%%

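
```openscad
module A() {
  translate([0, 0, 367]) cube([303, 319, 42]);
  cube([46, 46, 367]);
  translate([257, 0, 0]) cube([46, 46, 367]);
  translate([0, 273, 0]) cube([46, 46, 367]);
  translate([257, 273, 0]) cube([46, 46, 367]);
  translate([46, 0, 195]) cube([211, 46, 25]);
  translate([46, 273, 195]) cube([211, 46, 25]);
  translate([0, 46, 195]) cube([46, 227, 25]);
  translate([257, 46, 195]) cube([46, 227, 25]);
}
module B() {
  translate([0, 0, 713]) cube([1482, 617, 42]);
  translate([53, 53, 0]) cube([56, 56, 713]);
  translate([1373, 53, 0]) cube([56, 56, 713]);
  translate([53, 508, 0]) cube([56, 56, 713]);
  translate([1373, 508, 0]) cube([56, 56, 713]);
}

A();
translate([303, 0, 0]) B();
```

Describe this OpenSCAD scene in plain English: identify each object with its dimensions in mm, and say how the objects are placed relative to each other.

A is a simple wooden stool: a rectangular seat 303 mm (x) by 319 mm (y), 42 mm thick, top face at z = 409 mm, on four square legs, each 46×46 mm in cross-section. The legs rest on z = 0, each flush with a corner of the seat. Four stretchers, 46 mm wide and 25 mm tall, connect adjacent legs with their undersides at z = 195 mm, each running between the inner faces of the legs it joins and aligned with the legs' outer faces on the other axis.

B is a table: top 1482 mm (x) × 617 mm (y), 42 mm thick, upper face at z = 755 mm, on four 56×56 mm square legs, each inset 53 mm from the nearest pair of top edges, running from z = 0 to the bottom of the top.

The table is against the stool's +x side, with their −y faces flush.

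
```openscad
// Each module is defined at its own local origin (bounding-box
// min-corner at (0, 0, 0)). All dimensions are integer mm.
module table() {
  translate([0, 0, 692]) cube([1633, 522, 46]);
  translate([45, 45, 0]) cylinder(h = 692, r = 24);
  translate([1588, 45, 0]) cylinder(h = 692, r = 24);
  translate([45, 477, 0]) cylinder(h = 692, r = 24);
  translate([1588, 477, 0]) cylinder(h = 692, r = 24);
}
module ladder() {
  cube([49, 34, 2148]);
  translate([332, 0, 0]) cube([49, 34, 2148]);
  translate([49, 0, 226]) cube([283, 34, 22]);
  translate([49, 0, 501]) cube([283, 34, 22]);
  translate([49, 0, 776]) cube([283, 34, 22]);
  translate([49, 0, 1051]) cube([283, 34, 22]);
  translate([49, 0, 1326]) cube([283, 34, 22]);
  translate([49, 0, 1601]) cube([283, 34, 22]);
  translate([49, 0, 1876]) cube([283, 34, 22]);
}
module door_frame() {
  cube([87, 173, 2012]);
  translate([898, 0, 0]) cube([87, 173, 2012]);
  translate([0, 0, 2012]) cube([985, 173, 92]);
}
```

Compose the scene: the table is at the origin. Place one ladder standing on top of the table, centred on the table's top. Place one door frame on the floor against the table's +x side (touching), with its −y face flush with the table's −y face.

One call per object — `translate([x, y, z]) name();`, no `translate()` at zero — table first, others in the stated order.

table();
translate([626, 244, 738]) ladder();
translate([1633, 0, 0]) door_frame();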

%%
%%

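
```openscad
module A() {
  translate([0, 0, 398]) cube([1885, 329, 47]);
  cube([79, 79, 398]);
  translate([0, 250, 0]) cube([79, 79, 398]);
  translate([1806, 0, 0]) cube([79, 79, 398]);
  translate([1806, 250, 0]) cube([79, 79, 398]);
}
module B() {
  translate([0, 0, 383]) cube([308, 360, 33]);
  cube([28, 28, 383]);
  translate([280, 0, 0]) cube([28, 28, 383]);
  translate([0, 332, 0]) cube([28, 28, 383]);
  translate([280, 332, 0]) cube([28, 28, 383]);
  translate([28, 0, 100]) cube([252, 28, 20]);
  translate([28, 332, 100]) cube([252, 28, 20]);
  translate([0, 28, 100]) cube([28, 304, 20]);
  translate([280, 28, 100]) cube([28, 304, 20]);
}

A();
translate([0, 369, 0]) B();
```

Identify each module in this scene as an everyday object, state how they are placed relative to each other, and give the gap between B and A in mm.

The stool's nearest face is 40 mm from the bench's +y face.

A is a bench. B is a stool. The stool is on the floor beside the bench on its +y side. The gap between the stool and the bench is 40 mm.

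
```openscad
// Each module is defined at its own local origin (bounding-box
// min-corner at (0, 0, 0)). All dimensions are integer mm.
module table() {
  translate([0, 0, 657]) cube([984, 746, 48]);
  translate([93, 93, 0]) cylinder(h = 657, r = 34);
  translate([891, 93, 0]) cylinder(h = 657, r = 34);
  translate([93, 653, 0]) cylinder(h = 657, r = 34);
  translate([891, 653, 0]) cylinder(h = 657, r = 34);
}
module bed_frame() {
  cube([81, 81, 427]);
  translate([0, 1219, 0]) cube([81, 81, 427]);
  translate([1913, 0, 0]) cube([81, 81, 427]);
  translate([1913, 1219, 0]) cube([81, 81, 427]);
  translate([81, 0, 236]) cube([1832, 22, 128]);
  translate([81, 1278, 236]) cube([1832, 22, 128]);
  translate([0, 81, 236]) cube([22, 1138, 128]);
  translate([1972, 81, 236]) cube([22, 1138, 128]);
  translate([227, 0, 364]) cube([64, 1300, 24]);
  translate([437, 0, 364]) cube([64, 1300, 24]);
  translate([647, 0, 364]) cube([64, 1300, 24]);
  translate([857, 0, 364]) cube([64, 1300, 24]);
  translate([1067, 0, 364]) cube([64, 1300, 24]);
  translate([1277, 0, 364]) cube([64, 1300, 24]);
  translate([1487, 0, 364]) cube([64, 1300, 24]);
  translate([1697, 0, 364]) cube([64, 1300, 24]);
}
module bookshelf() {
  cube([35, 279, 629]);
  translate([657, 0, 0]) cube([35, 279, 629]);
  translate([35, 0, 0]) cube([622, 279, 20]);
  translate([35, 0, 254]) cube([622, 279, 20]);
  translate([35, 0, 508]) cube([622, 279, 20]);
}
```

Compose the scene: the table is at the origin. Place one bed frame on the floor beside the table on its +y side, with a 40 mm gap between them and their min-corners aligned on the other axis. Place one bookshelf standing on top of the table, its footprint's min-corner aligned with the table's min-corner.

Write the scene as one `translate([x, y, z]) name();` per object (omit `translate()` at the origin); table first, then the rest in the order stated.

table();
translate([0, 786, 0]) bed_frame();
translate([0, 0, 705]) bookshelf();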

%%
%%

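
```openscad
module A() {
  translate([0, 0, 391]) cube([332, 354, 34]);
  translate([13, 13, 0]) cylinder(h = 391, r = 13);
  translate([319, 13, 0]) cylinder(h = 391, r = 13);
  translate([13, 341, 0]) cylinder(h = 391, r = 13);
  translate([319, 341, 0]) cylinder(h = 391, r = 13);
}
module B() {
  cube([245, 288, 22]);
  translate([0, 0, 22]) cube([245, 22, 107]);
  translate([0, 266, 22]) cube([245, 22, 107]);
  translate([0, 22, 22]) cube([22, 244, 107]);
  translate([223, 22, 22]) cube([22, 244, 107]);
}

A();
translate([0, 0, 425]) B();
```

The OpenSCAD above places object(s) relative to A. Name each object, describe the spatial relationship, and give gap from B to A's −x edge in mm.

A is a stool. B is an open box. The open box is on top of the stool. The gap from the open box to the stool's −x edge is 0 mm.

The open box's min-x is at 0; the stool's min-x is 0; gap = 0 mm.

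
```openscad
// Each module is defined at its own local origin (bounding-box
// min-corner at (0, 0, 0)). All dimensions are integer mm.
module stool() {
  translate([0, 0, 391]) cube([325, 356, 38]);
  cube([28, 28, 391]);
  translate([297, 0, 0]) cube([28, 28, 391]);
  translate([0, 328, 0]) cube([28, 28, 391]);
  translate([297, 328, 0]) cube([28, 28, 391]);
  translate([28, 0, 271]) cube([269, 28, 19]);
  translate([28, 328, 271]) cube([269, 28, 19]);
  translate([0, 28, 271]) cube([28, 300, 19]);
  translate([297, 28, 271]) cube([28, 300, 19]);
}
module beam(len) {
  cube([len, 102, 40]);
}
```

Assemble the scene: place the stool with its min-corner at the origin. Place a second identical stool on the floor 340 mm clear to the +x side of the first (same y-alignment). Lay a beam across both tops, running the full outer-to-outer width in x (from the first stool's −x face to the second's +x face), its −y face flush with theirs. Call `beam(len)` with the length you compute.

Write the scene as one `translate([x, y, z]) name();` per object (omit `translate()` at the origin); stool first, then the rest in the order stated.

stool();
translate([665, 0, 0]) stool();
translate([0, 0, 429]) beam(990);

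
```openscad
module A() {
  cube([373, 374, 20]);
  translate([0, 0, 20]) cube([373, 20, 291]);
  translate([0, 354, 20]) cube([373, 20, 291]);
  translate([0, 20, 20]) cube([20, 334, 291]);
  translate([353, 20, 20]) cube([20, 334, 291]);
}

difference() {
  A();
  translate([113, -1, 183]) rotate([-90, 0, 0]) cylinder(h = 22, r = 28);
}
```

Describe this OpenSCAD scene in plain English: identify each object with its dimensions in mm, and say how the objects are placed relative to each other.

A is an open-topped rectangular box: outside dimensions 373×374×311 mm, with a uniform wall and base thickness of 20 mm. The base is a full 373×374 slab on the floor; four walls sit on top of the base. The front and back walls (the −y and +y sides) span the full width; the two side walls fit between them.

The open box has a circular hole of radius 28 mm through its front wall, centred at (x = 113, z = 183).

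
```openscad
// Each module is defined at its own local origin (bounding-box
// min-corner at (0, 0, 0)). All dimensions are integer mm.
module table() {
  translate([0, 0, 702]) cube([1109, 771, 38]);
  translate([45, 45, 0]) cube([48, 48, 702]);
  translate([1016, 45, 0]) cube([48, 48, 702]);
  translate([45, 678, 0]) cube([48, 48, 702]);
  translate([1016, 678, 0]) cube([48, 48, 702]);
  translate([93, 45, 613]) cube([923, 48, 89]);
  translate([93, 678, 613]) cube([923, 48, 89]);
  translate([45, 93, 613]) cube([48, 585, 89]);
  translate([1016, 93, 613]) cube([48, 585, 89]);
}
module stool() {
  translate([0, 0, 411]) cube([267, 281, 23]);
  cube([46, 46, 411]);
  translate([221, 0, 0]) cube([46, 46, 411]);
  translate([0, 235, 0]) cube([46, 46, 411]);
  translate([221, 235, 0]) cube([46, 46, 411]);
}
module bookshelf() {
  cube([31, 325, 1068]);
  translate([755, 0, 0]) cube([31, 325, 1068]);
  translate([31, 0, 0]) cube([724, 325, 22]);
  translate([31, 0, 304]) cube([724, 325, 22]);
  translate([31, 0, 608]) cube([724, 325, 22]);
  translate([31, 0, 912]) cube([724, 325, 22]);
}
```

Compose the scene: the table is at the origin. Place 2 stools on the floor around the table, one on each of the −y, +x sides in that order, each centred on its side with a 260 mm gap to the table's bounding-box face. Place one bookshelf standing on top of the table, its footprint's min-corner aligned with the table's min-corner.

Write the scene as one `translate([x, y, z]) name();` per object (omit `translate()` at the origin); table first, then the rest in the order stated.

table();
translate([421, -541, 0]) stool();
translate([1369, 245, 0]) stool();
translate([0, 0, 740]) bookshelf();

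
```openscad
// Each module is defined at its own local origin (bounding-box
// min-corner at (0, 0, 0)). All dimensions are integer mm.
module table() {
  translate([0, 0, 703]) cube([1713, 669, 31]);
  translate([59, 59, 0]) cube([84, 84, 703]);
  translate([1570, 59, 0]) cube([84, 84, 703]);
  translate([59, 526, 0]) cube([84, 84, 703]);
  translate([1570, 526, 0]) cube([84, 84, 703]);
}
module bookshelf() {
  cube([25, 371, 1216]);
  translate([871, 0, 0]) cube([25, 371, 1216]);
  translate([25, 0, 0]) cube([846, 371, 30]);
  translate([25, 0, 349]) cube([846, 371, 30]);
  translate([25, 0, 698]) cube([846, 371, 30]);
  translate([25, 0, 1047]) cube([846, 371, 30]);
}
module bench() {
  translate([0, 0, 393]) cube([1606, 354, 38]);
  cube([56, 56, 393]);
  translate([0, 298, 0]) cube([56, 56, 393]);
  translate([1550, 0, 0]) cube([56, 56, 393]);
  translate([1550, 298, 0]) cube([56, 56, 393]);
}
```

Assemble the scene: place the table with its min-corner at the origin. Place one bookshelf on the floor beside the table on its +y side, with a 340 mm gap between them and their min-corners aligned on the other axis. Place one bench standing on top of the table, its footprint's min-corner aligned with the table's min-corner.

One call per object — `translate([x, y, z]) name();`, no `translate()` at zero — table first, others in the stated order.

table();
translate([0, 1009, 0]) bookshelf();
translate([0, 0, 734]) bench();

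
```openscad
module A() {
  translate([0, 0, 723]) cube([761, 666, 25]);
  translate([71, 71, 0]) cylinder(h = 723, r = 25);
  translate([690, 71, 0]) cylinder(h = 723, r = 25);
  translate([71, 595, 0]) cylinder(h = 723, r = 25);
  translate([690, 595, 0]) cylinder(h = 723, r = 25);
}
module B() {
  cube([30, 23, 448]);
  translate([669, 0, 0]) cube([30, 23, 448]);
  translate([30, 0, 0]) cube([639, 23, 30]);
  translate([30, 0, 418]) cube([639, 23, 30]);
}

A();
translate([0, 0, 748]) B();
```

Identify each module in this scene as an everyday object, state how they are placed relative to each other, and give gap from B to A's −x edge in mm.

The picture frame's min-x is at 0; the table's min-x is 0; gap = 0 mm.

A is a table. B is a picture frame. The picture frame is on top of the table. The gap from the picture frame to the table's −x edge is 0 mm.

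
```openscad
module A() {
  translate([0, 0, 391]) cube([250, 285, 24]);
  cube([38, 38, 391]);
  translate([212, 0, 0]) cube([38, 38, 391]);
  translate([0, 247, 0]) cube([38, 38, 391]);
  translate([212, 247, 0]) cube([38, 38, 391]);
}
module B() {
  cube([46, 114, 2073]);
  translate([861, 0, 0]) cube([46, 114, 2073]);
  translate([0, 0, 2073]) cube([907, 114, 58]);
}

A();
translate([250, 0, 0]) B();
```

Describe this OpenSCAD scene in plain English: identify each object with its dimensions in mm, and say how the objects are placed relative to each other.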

%%

Every line of the entries above that contains the word "Assemble" must be tallied, and the number alone reported.

2